§ **EXERCISE INSTRUCTIONS**:
Reproduce each entry below exactly, without omitting any.

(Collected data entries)
--*--

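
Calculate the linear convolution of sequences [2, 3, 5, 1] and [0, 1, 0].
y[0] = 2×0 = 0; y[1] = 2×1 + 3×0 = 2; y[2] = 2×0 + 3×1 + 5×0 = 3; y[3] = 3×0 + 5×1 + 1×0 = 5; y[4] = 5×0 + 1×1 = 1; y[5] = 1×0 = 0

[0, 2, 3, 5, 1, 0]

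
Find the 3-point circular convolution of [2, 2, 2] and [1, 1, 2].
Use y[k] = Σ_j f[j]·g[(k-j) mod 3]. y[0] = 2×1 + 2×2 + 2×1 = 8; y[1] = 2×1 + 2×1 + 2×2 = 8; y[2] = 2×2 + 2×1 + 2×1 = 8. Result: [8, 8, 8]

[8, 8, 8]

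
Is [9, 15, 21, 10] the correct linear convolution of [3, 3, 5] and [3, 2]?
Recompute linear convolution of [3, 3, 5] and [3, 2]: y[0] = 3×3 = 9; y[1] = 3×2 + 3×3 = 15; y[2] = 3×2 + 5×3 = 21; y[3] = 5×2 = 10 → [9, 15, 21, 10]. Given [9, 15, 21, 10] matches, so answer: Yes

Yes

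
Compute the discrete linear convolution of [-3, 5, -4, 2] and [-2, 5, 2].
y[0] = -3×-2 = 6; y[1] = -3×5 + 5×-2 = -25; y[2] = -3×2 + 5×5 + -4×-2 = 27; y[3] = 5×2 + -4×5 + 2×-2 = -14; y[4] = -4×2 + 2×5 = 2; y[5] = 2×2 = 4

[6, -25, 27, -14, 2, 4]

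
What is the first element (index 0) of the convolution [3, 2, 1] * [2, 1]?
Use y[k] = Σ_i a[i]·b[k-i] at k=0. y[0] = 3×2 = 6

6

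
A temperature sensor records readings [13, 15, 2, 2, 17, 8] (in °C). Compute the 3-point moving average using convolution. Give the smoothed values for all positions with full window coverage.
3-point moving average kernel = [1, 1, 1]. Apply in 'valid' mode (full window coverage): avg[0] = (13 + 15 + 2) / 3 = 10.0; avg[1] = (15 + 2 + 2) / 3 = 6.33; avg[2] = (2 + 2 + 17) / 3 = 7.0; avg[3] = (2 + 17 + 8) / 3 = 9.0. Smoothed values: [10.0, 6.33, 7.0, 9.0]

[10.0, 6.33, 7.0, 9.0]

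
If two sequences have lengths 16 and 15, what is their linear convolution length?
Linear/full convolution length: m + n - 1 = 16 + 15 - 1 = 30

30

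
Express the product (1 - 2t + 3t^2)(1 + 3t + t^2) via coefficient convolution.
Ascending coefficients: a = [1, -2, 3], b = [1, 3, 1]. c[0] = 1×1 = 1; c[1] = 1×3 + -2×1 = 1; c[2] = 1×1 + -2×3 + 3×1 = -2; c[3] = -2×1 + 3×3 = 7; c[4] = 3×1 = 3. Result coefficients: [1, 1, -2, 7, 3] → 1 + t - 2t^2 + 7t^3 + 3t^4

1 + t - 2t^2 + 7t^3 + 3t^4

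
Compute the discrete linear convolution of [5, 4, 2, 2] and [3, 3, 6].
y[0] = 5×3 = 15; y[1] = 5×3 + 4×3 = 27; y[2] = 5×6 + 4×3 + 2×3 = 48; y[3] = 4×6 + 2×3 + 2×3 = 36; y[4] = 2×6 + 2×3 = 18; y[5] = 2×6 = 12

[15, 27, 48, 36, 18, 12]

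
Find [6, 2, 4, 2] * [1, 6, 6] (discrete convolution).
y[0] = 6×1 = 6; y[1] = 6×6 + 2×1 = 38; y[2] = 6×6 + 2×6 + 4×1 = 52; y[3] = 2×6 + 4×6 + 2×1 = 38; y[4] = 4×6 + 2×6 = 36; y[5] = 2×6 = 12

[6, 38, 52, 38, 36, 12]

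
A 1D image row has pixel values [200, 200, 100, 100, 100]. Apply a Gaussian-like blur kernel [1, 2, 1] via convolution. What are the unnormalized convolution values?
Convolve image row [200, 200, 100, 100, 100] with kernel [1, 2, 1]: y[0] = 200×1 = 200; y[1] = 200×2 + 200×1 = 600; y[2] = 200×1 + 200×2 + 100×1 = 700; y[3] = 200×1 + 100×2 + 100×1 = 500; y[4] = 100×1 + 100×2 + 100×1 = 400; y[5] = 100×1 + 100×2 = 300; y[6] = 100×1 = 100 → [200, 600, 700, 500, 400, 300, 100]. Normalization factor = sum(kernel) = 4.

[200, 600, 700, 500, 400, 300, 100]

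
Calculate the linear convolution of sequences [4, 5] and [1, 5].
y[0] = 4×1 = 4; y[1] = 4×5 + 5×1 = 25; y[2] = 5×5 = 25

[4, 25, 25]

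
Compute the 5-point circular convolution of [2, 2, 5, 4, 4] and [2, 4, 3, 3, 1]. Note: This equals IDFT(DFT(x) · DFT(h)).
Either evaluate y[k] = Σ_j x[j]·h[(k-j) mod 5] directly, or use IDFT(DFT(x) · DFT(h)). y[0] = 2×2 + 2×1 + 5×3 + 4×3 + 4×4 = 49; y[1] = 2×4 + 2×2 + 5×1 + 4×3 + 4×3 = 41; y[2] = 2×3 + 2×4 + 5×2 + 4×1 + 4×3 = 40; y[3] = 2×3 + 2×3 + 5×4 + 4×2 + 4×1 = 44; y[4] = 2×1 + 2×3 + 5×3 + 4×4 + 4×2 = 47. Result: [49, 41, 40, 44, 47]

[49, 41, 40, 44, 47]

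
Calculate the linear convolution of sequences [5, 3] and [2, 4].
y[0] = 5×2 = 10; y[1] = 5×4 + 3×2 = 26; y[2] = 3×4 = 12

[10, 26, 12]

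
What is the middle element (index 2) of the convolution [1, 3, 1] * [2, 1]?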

--*--

§ **RESPONSE FOR THIS EXERCISE**:
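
Calculate the linear convolution of sequences [2, 3, 5, 1] and [0, 1, 0].
y[0] = 2×0 = 0; y[1] = 2×1 + 3×0 = 2; y[2] = 2×0 + 3×1 + 5×0 = 3; y[3] = 3×0 + 5×1 + 1×0 = 5; y[4] = 5×0 + 1×1 = 1; y[5] = 1×0 = 0

[0, 2, 3, 5, 1, 0]

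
Find the 3-point circular convolution of [2, 2, 2] and [1, 1, 2].
Use y[k] = Σ_j f[j]·g[(k-j) mod 3]. y[0] = 2×1 + 2×2 + 2×1 = 8; y[1] = 2×1 + 2×1 + 2×2 = 8; y[2] = 2×2 + 2×1 + 2×1 = 8. Result: [8, 8, 8]

[8, 8, 8]

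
Is [9, 15, 21, 10] the correct linear convolution of [3, 3, 5] and [3, 2]?
Recompute linear convolution of [3, 3, 5] and [3, 2]: y[0] = 3×3 = 9; y[1] = 3×2 + 3×3 = 15; y[2] = 3×2 + 5×3 = 21; y[3] = 5×2 = 10 → [9, 15, 21, 10]. Given [9, 15, 21, 10] matches, so answer: Yes

Yes

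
Compute the discrete linear convolution of [-3, 5, -4, 2] and [-2, 5, 2].
y[0] = -3×-2 = 6; y[1] = -3×5 + 5×-2 = -25; y[2] = -3×2 + 5×5 + -4×-2 = 27; y[3] = 5×2 + -4×5 + 2×-2 = -14; y[4] = -4×2 + 2×5 = 2; y[5] = 2×2 = 4

[6, -25, 27, -14, 2, 4]

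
What is the first element (index 0) of the convolution [3, 2, 1] * [2, 1]?
Use y[k] = Σ_i a[i]·b[k-i] at k=0. y[0] = 3×2 = 6

6

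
A temperature sensor records readings [13, 15, 2, 2, 17, 8] (in °C). Compute the 3-point moving average using convolution. Give the smoothed values for all positions with full window coverage.
3-point moving average kernel = [1, 1, 1]. Apply in 'valid' mode (full window coverage): avg[0] = (13 + 15 + 2) / 3 = 10.0; avg[1] = (15 + 2 + 2) / 3 = 6.33; avg[2] = (2 + 2 + 17) / 3 = 7.0; avg[3] = (2 + 17 + 8) / 3 = 9.0. Smoothed values: [10.0, 6.33, 7.0, 9.0]

[10.0, 6.33, 7.0, 9.0]

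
If two sequences have lengths 16 and 15, what is their linear convolution length?
Linear/full convolution length: m + n - 1 = 16 + 15 - 1 = 30

30

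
Express the product (1 - 2t + 3t^2)(1 + 3t + t^2) via coefficient convolution.
Ascending coefficients: a = [1, -2, 3], b = [1, 3, 1]. c[0] = 1×1 = 1; c[1] = 1×3 + -2×1 = 1; c[2] = 1×1 + -2×3 + 3×1 = -2; c[3] = -2×1 + 3×3 = 7; c[4] = 3×1 = 3. Result coefficients: [1, 1, -2, 7, 3] → 1 + t - 2t^2 + 7t^3 + 3t^4

1 + t - 2t^2 + 7t^3 + 3t^4

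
Compute the discrete linear convolution of [5, 4, 2, 2] and [3, 3, 6].
y[0] = 5×3 = 15; y[1] = 5×3 + 4×3 = 27; y[2] = 5×6 + 4×3 + 2×3 = 48; y[3] = 4×6 + 2×3 + 2×3 = 36; y[4] = 2×6 + 2×3 = 18; y[5] = 2×6 = 12

[15, 27, 48, 36, 18, 12]

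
Find [6, 2, 4, 2] * [1, 6, 6] (discrete convolution).
y[0] = 6×1 = 6; y[1] = 6×6 + 2×1 = 38; y[2] = 6×6 + 2×6 + 4×1 = 52; y[3] = 2×6 + 4×6 + 2×1 = 38; y[4] = 4×6 + 2×6 = 36; y[5] = 2×6 = 12

[6, 38, 52, 38, 36, 12]

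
A 1D image row has pixel values [200, 200, 100, 100, 100]. Apply a Gaussian-like blur kernel [1, 2, 1] via convolution. What are the unnormalized convolution values?
Convolve image row [200, 200, 100, 100, 100] with kernel [1, 2, 1]: y[0] = 200×1 = 200; y[1] = 200×2 + 200×1 = 600; y[2] = 200×1 + 200×2 + 100×1 = 700; y[3] = 200×1 + 100×2 + 100×1 = 500; y[4] = 100×1 + 100×2 + 100×1 = 400; y[5] = 100×1 + 100×2 = 300; y[6] = 100×1 = 100 → [200, 600, 700, 500, 400, 300, 100]. Normalization factor = sum(kernel) = 4.

[200, 600, 700, 500, 400, 300, 100]

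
Calculate the linear convolution of sequences [4, 5] and [1, 5].
y[0] = 4×1 = 4; y[1] = 4×5 + 5×1 = 25; y[2] = 5×5 = 25

[4, 25, 25]

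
Compute the 5-point circular convolution of [2, 2, 5, 4, 4] and [2, 4, 3, 3, 1]. Note: This equals IDFT(DFT(x) · DFT(h)).
Either evaluate y[k] = Σ_j x[j]·h[(k-j) mod 5] directly, or use IDFT(DFT(x) · DFT(h)). y[0] = 2×2 + 2×1 + 5×3 + 4×3 + 4×4 = 49; y[1] = 2×4 + 2×2 + 5×1 + 4×3 + 4×3 = 41; y[2] = 2×3 + 2×4 + 5×2 + 4×1 + 4×3 = 40; y[3] = 2×3 + 2×3 + 5×4 + 4×2 + 4×1 = 44; y[4] = 2×1 + 2×3 + 5×3 + 4×4 + 4×2 = 47. Result: [49, 41, 40, 44, 47]

[49, 41, 40, 44, 47]

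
Calculate the linear convolution of sequences [5, 3] and [2, 4].
y[0] = 5×2 = 10; y[1] = 5×4 + 3×2 = 26; y[2] = 3×4 = 12

[10, 26, 12]

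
What is the middle element (index 2) of the convolution [1, 3, 1] * [2, 1]?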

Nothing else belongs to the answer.